**DIRECTIONS FOR THIS TASK:**
Print out every record below, exactly as written.

**SUPPLIED DATA:**
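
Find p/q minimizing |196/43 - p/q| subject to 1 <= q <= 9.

41/9

Expand x = 196/43 as a continued fraction with the Euclidean algorithm:
  196 = 4*43 + 24, so a_0 = 4.
  43 = 1*24 + 19, so a_1 = 1.
  24 = 1*19 + 5, so a_2 = 1.
  19 = 3*5 + 4, so a_3 = 3.
  5 = 1*4 + 1, so a_4 = 1.
  4 = 4*1 + 0, so a_5 = 4.
so x = [4; 1, 1, 3, 1, 4].
Convergents (p_i = a_i*p_{i-1} + p_{i-2}, q_i = a_i*q_{i-1} + q_{i-2} with p_{-2}=0, p_{-1}=1, q_{-2}=1, q_{-1}=0), until the denominator exceeds 9:
  i=0: a_0=4, p_0 = 4*1 + 0 = 4, q_0 = 4*0 + 1 = 1.
  i=1: a_1=1, p_1 = 1*4 + 1 = 5, q_1 = 1*1 + 0 = 1.
  i=2: a_2=1, p_2 = 1*5 + 4 = 9, q_2 = 1*1 + 1 = 2.
  i=3: a_3=3, p_3 = 3*9 + 5 = 32, q_3 = 3*2 + 1 = 7.
  i=4: a_4=1, p_4 = 1*32 + 9 = 41, q_4 = 1*7 + 2 = 9.
  i=5: a_5=4, p_5 = 4*41 + 32 = 196, q_5 = 4*9 + 7 = 43.
q_5 = 43 > 9, so the last convergent with denominator <= 9 is p_4/q_4 = 41/9.
The closest fraction with denominator <= 9 is either p_4/q_4 or the intermediate fraction (k*p_4 + p_3)/(k*q_4 + q_3) with the largest k >= 1 whose denominator stays <= 9; these approach x as k grows, and every other convergent or intermediate fraction in range is farther away.
Largest k: floor((9 - q_3)/q_4) = floor((9 - 7)/9) = 0.
Since k = 0, no intermediate fraction beyond p_4/q_4 has denominator <= 9, so the convergent 41/9 is the closest (its error is |196*9 - 41*43|/(43*9) = 1/387).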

**EXPECTED ANSWER:**
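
Find p/q minimizing |196/43 - p/q| subject to 1 <= q <= 9.

41/9

Expand x = 196/43 as a continued fraction with the Euclidean algorithm:
  196 = 4*43 + 24, so a_0 = 4.
  43 = 1*24 + 19, so a_1 = 1.
  24 = 1*19 + 5, so a_2 = 1.
  19 = 3*5 + 4, so a_3 = 3.
  5 = 1*4 + 1, so a_4 = 1.
  4 = 4*1 + 0, so a_5 = 4.
so x = [4; 1, 1, 3, 1, 4].
Convergents (p_i = a_i*p_{i-1} + p_{i-2}, q_i = a_i*q_{i-1} + q_{i-2} with p_{-2}=0, p_{-1}=1, q_{-2}=1, q_{-1}=0), until the denominator exceeds 9:
  i=0: a_0=4, p_0 = 4*1 + 0 = 4, q_0 = 4*0 + 1 = 1.
  i=1: a_1=1, p_1 = 1*4 + 1 = 5, q_1 = 1*1 + 0 = 1.
  i=2: a_2=1, p_2 = 1*5 + 4 = 9, q_2 = 1*1 + 1 = 2.
  i=3: a_3=3, p_3 = 3*9 + 5 = 32, q_3 = 3*2 + 1 = 7.
  i=4: a_4=1, p_4 = 1*32 + 9 = 41, q_4 = 1*7 + 2 = 9.
  i=5: a_5=4, p_5 = 4*41 + 32 = 196, q_5 = 4*9 + 7 = 43.
q_5 = 43 > 9, so the last convergent with denominator <= 9 is p_4/q_4 = 41/9.
The closest fraction with denominator <= 9 is either p_4/q_4 or the intermediate fraction (k*p_4 + p_3)/(k*q_4 + q_3) with the largest k >= 1 whose denominator stays <= 9; these approach x as k grows, and every other convergent or intermediate fraction in range is farther away.
Largest k: floor((9 - q_3)/q_4) = floor((9 - 7)/9) = 0.
Since k = 0, no intermediate fraction beyond p_4/q_4 has denominator <= 9, so the convergent 41/9 is the closest (its error is |196*9 - 41*43|/(43*9) = 1/387).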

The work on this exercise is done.